What the exercise asks
Only the lines from the one that contains "Let h(u, v)" through the last line of the records should appear, each printed exactly as it is.

Data to use
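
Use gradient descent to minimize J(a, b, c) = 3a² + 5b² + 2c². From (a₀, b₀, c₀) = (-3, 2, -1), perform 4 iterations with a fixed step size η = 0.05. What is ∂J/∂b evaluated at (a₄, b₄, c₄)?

∇J = (6a, 10b, 4c)
Step 1: at (-3, 2, -1), ∇J = (-18, 20, -4) → (-3, 2, -1) − 0.05·(-18, 20, -4) = (-2.1, 1, -0.8)
Step 2: at (-2.1, 1, -0.8), ∇J = (-12.6, 10, -3.2) → (-2.1, 1, -0.8) − 0.05·(-12.6, 10, -3.2) = (-1.47, 0.5, -0.64)
Step 3: at (-1.47, 0.5, -0.64), ∇J = (-8.82, 5, -2.56) → (-1.47, 0.5, -0.64) − 0.05·(-8.82, 5, -2.56) = (-1.029, 0.25, -0.512)
Step 4: at (-1.029, 0.25, -0.512), ∇J = (-6.174, 2.5, -2.048) → (-1.029, 0.25, -0.512) − 0.05·(-6.174, 2.5, -2.048) = (-0.7203, 0.125, -0.4096)
∂J/∂b at (-0.7203, 0.125, -0.4096) = 1.25

1.25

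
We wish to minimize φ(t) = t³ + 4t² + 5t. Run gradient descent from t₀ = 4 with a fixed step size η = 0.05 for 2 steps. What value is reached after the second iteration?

-0.409375

φ′(t) = 3t² + 8t + 5
t₁ = 4 − 0.05·85 = -0.25
t₂ = -0.25 − 0.05·3.1875 = -0.409375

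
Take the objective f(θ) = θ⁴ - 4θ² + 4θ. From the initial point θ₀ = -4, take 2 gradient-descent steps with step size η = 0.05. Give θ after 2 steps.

f′(θ) = 4θ³ - 8θ + 4
Step 1: f′(-4) = -220; θ₁ = -4 − 0.05·(-220) = 7
Step 2: f′(7) = 1320; θ₂ = 7 − 0.05·1320 = -59

-59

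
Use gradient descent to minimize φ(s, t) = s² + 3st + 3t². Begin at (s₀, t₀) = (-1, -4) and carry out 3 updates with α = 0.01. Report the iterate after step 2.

∇φ = (2s + 3t, 3s + 6t)
Step 1: at (-1, -4), ∇φ = (-14, -27) → (-1, -4) − 0.01·(-14, -27) = (-0.86, -3.73)
Step 2: at (-0.86, -3.73), ∇φ = (-12.91, -24.96) → (-0.86, -3.73) − 0.01·(-12.91, -24.96) = (-0.7309, -3.4804)

(-0.7309, -3.4804)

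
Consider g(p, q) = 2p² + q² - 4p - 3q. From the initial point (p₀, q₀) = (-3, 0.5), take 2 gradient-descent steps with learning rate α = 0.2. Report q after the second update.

∇g = (4p - 4, 2q - 3)
Step 1: at (-3, 0.5), ∇g = (-16, -2) → (-3, 0.5) − 0.2·(-16, -2) = (0.2, 0.9)
Step 2: at (0.2, 0.9), ∇g = (-3.2, -1.2) → (0.2, 0.9) − 0.2·(-3.2, -1.2) = (0.84, 1.14)
q = 1.14

1.14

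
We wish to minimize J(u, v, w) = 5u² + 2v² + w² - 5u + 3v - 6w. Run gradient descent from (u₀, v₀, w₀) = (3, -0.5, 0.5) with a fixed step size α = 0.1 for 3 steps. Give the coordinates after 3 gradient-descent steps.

(0.5, -0.696, 1.72)

∇J = (10u - 5, 4v + 3, 2w - 6)
(u₁, v₁, w₁) = (3, -0.5, 0.5) − 0.1·(25, 1, -5) = (0.5, -0.6, 1)
(u₂, v₂, w₂) = (0.5, -0.6, 1) − 0.1·(0, 0.6, -4) = (0.5, -0.66, 1.4)
(u₃, v₃, w₃) = (0.5, -0.66, 1.4) − 0.1·(0, 0.36, -3.2) = (0.5, -0.696, 1.72)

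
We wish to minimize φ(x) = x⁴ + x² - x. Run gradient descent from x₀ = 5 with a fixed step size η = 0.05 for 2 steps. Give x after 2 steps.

φ′(x) = 4x³ + 2x - 1
x₁ = 5 − 0.05·509 = -20.45
x₂ = -20.45 − 0.05·(-34250.8645) = 1692.093225

1692.093225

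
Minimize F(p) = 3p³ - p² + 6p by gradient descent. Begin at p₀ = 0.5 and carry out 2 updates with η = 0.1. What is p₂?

-0.9155625

F′(p) = 9p² - 2p + 6
Step 1: F′(0.5) = 7.25; p₁ = 0.5 − 0.1·7.25 = -0.225
Step 2: F′(-0.225) = 6.905625; p₂ = -0.225 − 0.1·6.905625 = -0.9155625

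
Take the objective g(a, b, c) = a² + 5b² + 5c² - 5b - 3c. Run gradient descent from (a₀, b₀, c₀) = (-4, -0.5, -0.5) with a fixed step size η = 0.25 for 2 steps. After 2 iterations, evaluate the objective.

∇g = (2a, 10b - 5, 10c - 3)
(a₁, b₁, c₁) = (-4, -0.5, -0.5) − 0.25·(-8, -10, -8) = (-2, 2, 1.5)
(a₂, b₂, c₂) = (-2, 2, 1.5) − 0.25·(-4, 15, 12) = (-1, -1.75, -1.5)
g(-1, -1.75, -1.5) = 40.8125

40.8125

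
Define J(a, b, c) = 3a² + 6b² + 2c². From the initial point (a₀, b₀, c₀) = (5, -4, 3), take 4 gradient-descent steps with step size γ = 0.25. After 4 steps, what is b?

∇J = (6a, 12b, 4c)
(a₁, b₁, c₁) = (5, -4, 3) − 0.25·(30, -48, 12) = (-2.5, 8, 0)
(a₂, b₂, c₂) = (-2.5, 8, 0) − 0.25·(-15, 96, 0) = (1.25, -16, 0)
(a₃, b₃, c₃) = (1.25, -16, 0) − 0.25·(7.5, -192, 0) = (-0.625, 32, 0)
(a₄, b₄, c₄) = (-0.625, 32, 0) − 0.25·(-3.75, 384, 0) = (0.3125, -64, 0)
b = -64

-64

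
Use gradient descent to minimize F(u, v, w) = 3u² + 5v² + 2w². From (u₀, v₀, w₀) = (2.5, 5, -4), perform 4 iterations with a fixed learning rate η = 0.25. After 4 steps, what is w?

0

∇F = (6u, 10v, 4w)
(u₁, v₁, w₁) = (2.5, 5, -4) − 0.25·(15, 50, -16) = (-1.25, -7.5, 0)
(u₂, v₂, w₂) = (-1.25, -7.5, 0) − 0.25·(-7.5, -75, 0) = (0.625, 11.25, 0)
(u₃, v₃, w₃) = (0.625, 11.25, 0) − 0.25·(3.75, 112.5, 0) = (-0.3125, -16.875, 0)
(u₄, v₄, w₄) = (-0.3125, -16.875, 0) − 0.25·(-1.875, -168.75, 0) = (0.15625, 25.3125, 0)
w = 0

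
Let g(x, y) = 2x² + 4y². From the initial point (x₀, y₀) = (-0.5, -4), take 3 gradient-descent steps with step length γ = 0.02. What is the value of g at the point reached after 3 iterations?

22.786251524096

∇g = (4x, 8y)
(x₁, y₁) = (-0.5, -4) − 0.02·(-2, -32) = (-0.46, -3.36)
(x₂, y₂) = (-0.46, -3.36) − 0.02·(-1.84, -26.88) = (-0.4232, -2.8224)
(x₃, y₃) = (-0.4232, -2.8224) − 0.02·(-1.6928, -22.5792) = (-0.389344, -2.370816)
g(-0.389344, -2.370816) = 22.786251524096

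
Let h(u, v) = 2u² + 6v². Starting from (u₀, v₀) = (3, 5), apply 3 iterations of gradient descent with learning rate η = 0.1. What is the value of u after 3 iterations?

0.648

∇h = (4u, 12v)
Step 1: at (3, 5), ∇h = (12, 60) → (3, 5) − 0.1·(12, 60) = (1.8, -1)
Step 2: at (1.8, -1), ∇h = (7.2, -12) → (1.8, -1) − 0.1·(7.2, -12) = (1.08, 0.2)
Step 3: at (1.08, 0.2), ∇h = (4.32, 2.4) → (1.08, 0.2) − 0.1·(4.32, 2.4) = (0.648, -0.04)
u = 0.648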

Completed exercise
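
Let h(u, v) = 2u² + 6v². Starting from (u₀, v₀) = (3, 5), apply 3 iterations of gradient descent with learning rate η = 0.1. What is the value of u after 3 iterations?

0.648

∇h = (4u, 12v)
Step 1: at (3, 5), ∇h = (12, 60) → (3, 5) − 0.1·(12, 60) = (1.8, -1)
Step 2: at (1.8, -1), ∇h = (7.2, -12) → (1.8, -1) − 0.1·(7.2, -12) = (1.08, 0.2)
Step 3: at (1.08, 0.2), ∇h = (4.32, 2.4) → (1.08, 0.2) − 0.1·(4.32, 2.4) = (0.648, -0.04)
u = 0.648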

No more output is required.